### Aim of the exercise
Return a word-for-word copy of the complete listing below.

### Information supplied
= Beginning of Section =

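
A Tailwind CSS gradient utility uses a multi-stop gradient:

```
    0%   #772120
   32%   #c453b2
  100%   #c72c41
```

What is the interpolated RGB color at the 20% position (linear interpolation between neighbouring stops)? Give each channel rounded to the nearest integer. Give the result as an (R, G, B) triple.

(167, 64, 123)

20% lies between the 0% and 32% stops, so the local fraction is t = (20 − 0)/(32 − 0) = 20/32 ≈ 0.625.
#772120 → (119, 33, 32); #c453b2 → (196, 83, 178).
R = 119 + 0.625 × (196 − 119) = 167.125 → 167
G = 33 + 0.625 × (83 − 33) = 64.25 → 64
B = 32 + 0.625 × (178 − 32) = 123.25 → 123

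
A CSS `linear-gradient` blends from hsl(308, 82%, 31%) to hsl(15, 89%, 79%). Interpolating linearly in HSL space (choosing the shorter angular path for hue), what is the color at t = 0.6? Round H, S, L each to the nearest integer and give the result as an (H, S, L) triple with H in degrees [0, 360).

Hue: 15 − 308 = -293°, but |-293| > 180 so the shorter arc goes the other way: Δh = -293 + 360 = 67°.
H = 308 + 0.6 × (67) = 348.2 → 348°
S = 82 + 0.6 × (89 − 82) = 86.2 → 86%
L = 31 + 0.6 × (79 − 31) = 59.8 → 60%

(348, 86, 60)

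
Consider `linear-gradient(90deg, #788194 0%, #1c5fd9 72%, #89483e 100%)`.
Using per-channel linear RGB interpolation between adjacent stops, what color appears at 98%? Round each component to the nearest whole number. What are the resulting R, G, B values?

(129, 74, 73)

98% lies between the 72% and 100% stops, so the local fraction is t = (98 − 72)/(100 − 72) = 26/28 ≈ 0.9286.
#1c5fd9 → (28, 95, 217); #89483e → (137, 72, 62).
R = 28 + 0.9286 × (137 − 28) = 129.217 → 129
G = 95 + 0.9286 × (72 − 95) = 73.642 → 74
B = 217 + 0.9286 × (62 − 217) = 73.067 → 73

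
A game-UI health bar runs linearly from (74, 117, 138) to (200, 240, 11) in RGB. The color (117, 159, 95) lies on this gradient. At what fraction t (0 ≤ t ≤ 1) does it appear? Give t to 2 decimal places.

0.34

Invert the lerp on the B channel (largest span, 127): t = (95 − 138) / (11 − 138) = -43/-127 = 0.33858.
Check on R: (117 − 74)/(200 − 74) = 0.3413 ✓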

= End of Section =

### Reply
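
A Tailwind CSS gradient utility uses a multi-stop gradient:

```
    0%   #772120
   32%   #c453b2
  100%   #c72c41
```

What is the interpolated RGB color at the 20% position (linear interpolation between neighbouring stops)? Give each channel rounded to the nearest integer. Give the result as an (R, G, B) triple.

(167, 64, 123)

20% lies between the 0% and 32% stops, so the local fraction is t = (20 − 0)/(32 − 0) = 20/32 ≈ 0.625.
#772120 → (119, 33, 32); #c453b2 → (196, 83, 178).
R = 119 + 0.625 × (196 − 119) = 167.125 → 167
G = 33 + 0.625 × (83 − 33) = 64.25 → 64
B = 32 + 0.625 × (178 − 32) = 123.25 → 123

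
A CSS `linear-gradient` blends from hsl(308, 82%, 31%) to hsl(15, 89%, 79%). Interpolating linearly in HSL space (choosing the shorter angular path for hue), what is the color at t = 0.6? Round H, S, L each to the nearest integer and give the result as an (H, S, L) triple with H in degrees [0, 360).

Hue: 15 − 308 = -293°, but |-293| > 180 so the shorter arc goes the other way: Δh = -293 + 360 = 67°.
H = 308 + 0.6 × (67) = 348.2 → 348°
S = 82 + 0.6 × (89 − 82) = 86.2 → 86%
L = 31 + 0.6 × (79 − 31) = 59.8 → 60%

(348, 86, 60)

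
Consider `linear-gradient(90deg, #788194 0%, #1c5fd9 72%, #89483e 100%)`.
Using per-channel linear RGB interpolation between adjacent stops, what color appears at 98%? Round each component to the nearest whole number. What are the resulting R, G, B values?

(129, 74, 73)

98% lies between the 72% and 100% stops, so the local fraction is t = (98 − 72)/(100 − 72) = 26/28 ≈ 0.9286.
#1c5fd9 → (28, 95, 217); #89483e → (137, 72, 62).
R = 28 + 0.9286 × (137 − 28) = 129.217 → 129
G = 95 + 0.9286 × (72 − 95) = 73.642 → 74
B = 217 + 0.9286 × (62 − 217) = 73.067 → 73

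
A game-UI health bar runs linearly from (74, 117, 138) to (200, 240, 11) in RGB. The color (117, 159, 95) lies on this gradient. At what fraction t (0 ≤ t ≤ 1) does it appear? Give t to 2 decimal places.

0.34

Invert the lerp on the B channel (largest span, 127): t = (95 − 138) / (11 − 138) = -43/-127 = 0.33858.
Check on R: (117 − 74)/(200 − 74) = 0.3413 ✓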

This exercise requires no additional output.